Work to be completed: Return all of the records exactly.

Data supplied:
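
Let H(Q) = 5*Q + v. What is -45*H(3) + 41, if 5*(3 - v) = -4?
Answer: -805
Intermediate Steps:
v = 19/5 (v = 3 - 1/5*(-4) = 3 + 4/5 = 19/5 ≈ 3.8000)
H(Q) = 19/5 + 5*Q (H(Q) = 5*Q + 19/5 = 19/5 + 5*Q)
-45*H(3) + 41 = -45*(19/5 + 5*3) + 41 = -45*(19/5 + 15) + 41 = -45*94/5 + 41 = -846 + 41 = -805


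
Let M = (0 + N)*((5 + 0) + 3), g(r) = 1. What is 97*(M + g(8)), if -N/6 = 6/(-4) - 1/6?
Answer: 7857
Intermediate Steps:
N = 10 (N = -6*(6/(-4) - 1/6) = -6*(6*(-¼) - 1*⅙) = -6*(-3/2 - ⅙) = -6*(-5/3) = 10)
M = 80 (M = (0 + 10)*((5 + 0) + 3) = 10*(5 + 3) = 10*8 = 80)
97*(M + g(8)) = 97*(80 + 1) = 97*81 = 7857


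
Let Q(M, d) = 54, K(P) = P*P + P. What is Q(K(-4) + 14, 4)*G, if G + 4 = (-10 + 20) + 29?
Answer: 1890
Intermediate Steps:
K(P) = P + P**2 (K(P) = P**2 + P = P + P**2)
G = 35 (G = -4 + ((-10 + 20) + 29) = -4 + (10 + 29) = -4 + 39 = 35)
Q(K(-4) + 14, 4)*G = 54*35 = 1890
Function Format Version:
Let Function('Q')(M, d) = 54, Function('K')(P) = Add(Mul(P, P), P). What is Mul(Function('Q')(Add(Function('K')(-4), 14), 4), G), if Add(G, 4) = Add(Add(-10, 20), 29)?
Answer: 1890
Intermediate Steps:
Function('K')(P) = Add(P, Pow(P, 2)) (Function('K')(P) = Add(Pow(P, 2), P) = Add(P, Pow(P, 2)))
G = 35 (G = Add(-4, Add(Add(-10, 20), 29)) = Add(-4, Add(10, 29)) = Add(-4, 39) = 35)
Mul(Function('Q')(Add(Function('K')(-4), 14), 4), G) = Mul(54, 35) = 1890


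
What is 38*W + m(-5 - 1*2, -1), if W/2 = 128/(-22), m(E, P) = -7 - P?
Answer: -4930/11 ≈ -448.18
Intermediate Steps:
W = -128/11 (W = 2*(128/(-22)) = 2*(128*(-1/22)) = 2*(-64/11) = -128/11 ≈ -11.636)
38*W + m(-5 - 1*2, -1) = 38*(-128/11) + (-7 - 1*(-1)) = -4864/11 + (-7 + 1) = -4864/11 - 6 = -4930/11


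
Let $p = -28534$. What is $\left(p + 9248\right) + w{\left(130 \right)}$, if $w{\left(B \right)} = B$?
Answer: $-19156$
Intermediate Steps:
$\left(p + 9248\right) + w{\left(130 \right)} = \left(-28534 + 9248\right) + 130 = -19286 + 130 = -19156$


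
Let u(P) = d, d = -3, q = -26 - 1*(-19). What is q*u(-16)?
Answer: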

Answer:
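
Let H(Q) = 5*Q + v. What is -45*H(3) + 41, if 5*(3 - v) = -4?
Answer: -805
Intermediate Steps:
v = 19/5 (v = 3 - 1/5*(-4) = 3 + 4/5 = 19/5 ≈ 3.8000)
H(Q) = 19/5 + 5*Q (H(Q) = 5*Q + 19/5 = 19/5 + 5*Q)
-45*H(3) + 41 = -45*(19/5 + 5*3) + 41 = -45*(19/5 + 15) + 41 = -45*94/5 + 41 = -846 + 41 = -805


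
Let M = (0 + N)*((5 + 0) + 3), g(r) = 1. What is 97*(M + g(8)), if -N/6 = 6/(-4) - 1/6?
Answer: 7857
Intermediate Steps:
N = 10 (N = -6*(6/(-4) - 1/6) = -6*(6*(-¼) - 1*⅙) = -6*(-3/2 - ⅙) = -6*(-5/3) = 10)
M = 80 (M = (0 + 10)*((5 + 0) + 3) = 10*(5 + 3) = 10*8 = 80)
97*(M + g(8)) = 97*(80 + 1) = 97*81 = 7857


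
Let Q(M, d) = 54, K(P) = P*P + P. What is Q(K(-4) + 14, 4)*G, if G + 4 = (-10 + 20) + 29?
Answer: 1890
Intermediate Steps:
K(P) = P + P**2 (K(P) = P**2 + P = P + P**2)
G = 35 (G = -4 + ((-10 + 20) + 29) = -4 + (10 + 29) = -4 + 39 = 35)
Q(K(-4) + 14, 4)*G = 54*35 = 1890
Function Format Version:
Let Function('Q')(M, d) = 54, Function('K')(P) = Add(Mul(P, P), P). What is Mul(Function('Q')(Add(Function('K')(-4), 14), 4), G), if Add(G, 4) = Add(Add(-10, 20), 29)?
Answer: 1890
Intermediate Steps:
Function('K')(P) = Add(P, Pow(P, 2)) (Function('K')(P) = Add(Pow(P, 2), P) = Add(P, Pow(P, 2)))
G = 35 (G = Add(-4, Add(Add(-10, 20), 29)) = Add(-4, Add(10, 29)) = Add(-4, 39) = 35)
Mul(Function('Q')(Add(Function('K')(-4), 14), 4), G) = Mul(54, 35) = 1890


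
What is 38*W + m(-5 - 1*2, -1), if W/2 = 128/(-22), m(E, P) = -7 - P?
Answer: -4930/11 ≈ -448.18
Intermediate Steps:
W = -128/11 (W = 2*(128/(-22)) = 2*(128*(-1/22)) = 2*(-64/11) = -128/11 ≈ -11.636)
38*W + m(-5 - 1*2, -1) = 38*(-128/11) + (-7 - 1*(-1)) = -4864/11 + (-7 + 1) = -4864/11 - 6 = -4930/11


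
Let $p = -28534$. What is $\left(p + 9248\right) + w{\left(130 \right)}$, if $w{\left(B \right)} = B$?
Answer: $-19156$
Intermediate Steps:
$\left(p + 9248\right) + w{\left(130 \right)} = \left(-28534 + 9248\right) + 130 = -19286 + 130 = -19156$


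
Let u(P) = d, d = -3, q = -26 - 1*(-19). What is q*u(-16)?
Answer: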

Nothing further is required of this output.